» **ASSIGNMENT**
Once the data has been read, return all of it precisely as written.

» **THE DATA**
┌──

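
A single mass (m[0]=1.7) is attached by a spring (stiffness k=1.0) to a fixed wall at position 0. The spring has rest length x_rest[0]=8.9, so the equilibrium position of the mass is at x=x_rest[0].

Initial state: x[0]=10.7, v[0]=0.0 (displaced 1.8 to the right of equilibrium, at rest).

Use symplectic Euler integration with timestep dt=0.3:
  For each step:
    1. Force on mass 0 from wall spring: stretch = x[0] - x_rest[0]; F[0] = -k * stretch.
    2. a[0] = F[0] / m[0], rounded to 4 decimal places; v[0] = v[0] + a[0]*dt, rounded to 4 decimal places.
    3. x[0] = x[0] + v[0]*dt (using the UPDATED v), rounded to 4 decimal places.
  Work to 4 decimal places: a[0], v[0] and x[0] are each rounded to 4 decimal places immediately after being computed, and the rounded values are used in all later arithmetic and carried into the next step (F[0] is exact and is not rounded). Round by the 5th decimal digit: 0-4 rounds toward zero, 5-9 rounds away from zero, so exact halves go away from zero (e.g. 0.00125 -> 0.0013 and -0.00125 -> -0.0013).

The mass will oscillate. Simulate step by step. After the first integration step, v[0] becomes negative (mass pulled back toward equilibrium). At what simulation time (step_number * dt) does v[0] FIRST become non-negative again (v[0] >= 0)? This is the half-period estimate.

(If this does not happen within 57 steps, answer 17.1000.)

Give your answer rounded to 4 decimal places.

Step 0: x=[10.7000] v=[0.0000]
Step 1: x=[10.6047] v=[-0.3176]
Step 2: x=[10.4192] v=[-0.6184]
Step 3: x=[10.1533] v=[-0.8865]
Step 4: x=[9.8210] v=[-1.1077]
Step 5: x=[9.4399] v=[-1.2702]
Step 6: x=[9.0303] v=[-1.3655]
Step 7: x=[8.6138] v=[-1.3885]
Step 8: x=[8.2124] v=[-1.3380]
Step 9: x=[7.8474] v=[-1.2167]
Step 10: x=[7.5381] v=[-1.0309]
Step 11: x=[7.3009] v=[-0.7906]
Step 12: x=[7.1484] v=[-0.5084]
Step 13: x=[7.0886] v=[-0.1993]
Step 14: x=[7.1247] v=[0.1204]
First v>=0 after going negative at step 14, time=4.2000

Answer: 4.2000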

└──

» **TASK SOLUTION**
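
A single mass (m[0]=1.7) is attached by a spring (stiffness k=1.0) to a fixed wall at position 0. The spring has rest length x_rest[0]=8.9, so the equilibrium position of the mass is at x=x_rest[0].

Initial state: x[0]=10.7, v[0]=0.0 (displaced 1.8 to the right of equilibrium, at rest).

Use symplectic Euler integration with timestep dt=0.3:
  For each step:
    1. Force on mass 0 from wall spring: stretch = x[0] - x_rest[0]; F[0] = -k * stretch.
    2. a[0] = F[0] / m[0], rounded to 4 decimal places; v[0] = v[0] + a[0]*dt, rounded to 4 decimal places.
    3. x[0] = x[0] + v[0]*dt (using the UPDATED v), rounded to 4 decimal places.
  Work to 4 decimal places: a[0], v[0] and x[0] are each rounded to 4 decimal places immediately after being computed, and the rounded values are used in all later arithmetic and carried into the next step (F[0] is exact and is not rounded). Round by the 5th decimal digit: 0-4 rounds toward zero, 5-9 rounds away from zero, so exact halves go away from zero (e.g. 0.00125 -> 0.0013 and -0.00125 -> -0.0013).

The mass will oscillate. Simulate step by step. After the first integration step, v[0] becomes negative (mass pulled back toward equilibrium). At what simulation time (step_number * dt) does v[0] FIRST become non-negative again (v[0] >= 0)? This is the half-period estimate.

(If this does not happen within 57 steps, answer 17.1000.)

Give your answer rounded to 4 decimal places.

Step 0: x=[10.7000] v=[0.0000]
Step 1: x=[10.6047] v=[-0.3176]
Step 2: x=[10.4192] v=[-0.6184]
Step 3: x=[10.1533] v=[-0.8865]
Step 4: x=[9.8210] v=[-1.1077]
Step 5: x=[9.4399] v=[-1.2702]
Step 6: x=[9.0303] v=[-1.3655]
Step 7: x=[8.6138] v=[-1.3885]
Step 8: x=[8.2124] v=[-1.3380]
Step 9: x=[7.8474] v=[-1.2167]
Step 10: x=[7.5381] v=[-1.0309]
Step 11: x=[7.3009] v=[-0.7906]
Step 12: x=[7.1484] v=[-0.5084]
Step 13: x=[7.0886] v=[-0.1993]
Step 14: x=[7.1247] v=[0.1204]
First v>=0 after going negative at step 14, time=4.2000

Answer: 4.2000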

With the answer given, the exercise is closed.